▶ **What to do**: Find the lines below that contain the string "model", count them, and give only the number.

Stored data:

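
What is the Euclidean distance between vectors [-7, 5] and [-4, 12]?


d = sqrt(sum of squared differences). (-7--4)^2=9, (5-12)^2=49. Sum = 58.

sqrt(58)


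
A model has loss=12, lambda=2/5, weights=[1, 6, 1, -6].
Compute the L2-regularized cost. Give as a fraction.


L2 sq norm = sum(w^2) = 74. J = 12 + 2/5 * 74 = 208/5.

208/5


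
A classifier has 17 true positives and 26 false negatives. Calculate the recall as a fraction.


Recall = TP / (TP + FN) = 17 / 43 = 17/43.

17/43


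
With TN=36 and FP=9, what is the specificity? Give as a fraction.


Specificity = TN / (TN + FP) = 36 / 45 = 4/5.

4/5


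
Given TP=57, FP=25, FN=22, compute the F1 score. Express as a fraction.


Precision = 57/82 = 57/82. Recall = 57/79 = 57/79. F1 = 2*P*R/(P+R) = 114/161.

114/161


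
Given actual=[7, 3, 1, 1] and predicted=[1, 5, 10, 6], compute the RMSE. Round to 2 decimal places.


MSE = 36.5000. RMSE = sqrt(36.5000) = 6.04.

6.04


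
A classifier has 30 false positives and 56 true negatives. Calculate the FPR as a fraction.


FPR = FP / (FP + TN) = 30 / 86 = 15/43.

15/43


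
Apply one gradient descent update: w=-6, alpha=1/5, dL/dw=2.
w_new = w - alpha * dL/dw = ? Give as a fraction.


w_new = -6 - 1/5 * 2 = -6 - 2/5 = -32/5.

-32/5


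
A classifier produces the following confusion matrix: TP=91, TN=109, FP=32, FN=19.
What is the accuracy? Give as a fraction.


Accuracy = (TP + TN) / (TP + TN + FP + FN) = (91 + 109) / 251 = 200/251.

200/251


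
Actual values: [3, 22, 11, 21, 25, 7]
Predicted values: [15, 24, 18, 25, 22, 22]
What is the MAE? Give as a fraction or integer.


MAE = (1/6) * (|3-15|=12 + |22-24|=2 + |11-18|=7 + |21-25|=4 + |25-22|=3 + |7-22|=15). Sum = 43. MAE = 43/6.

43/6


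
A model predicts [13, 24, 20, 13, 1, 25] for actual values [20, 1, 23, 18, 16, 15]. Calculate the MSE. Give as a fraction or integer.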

▶ **The answer**: 2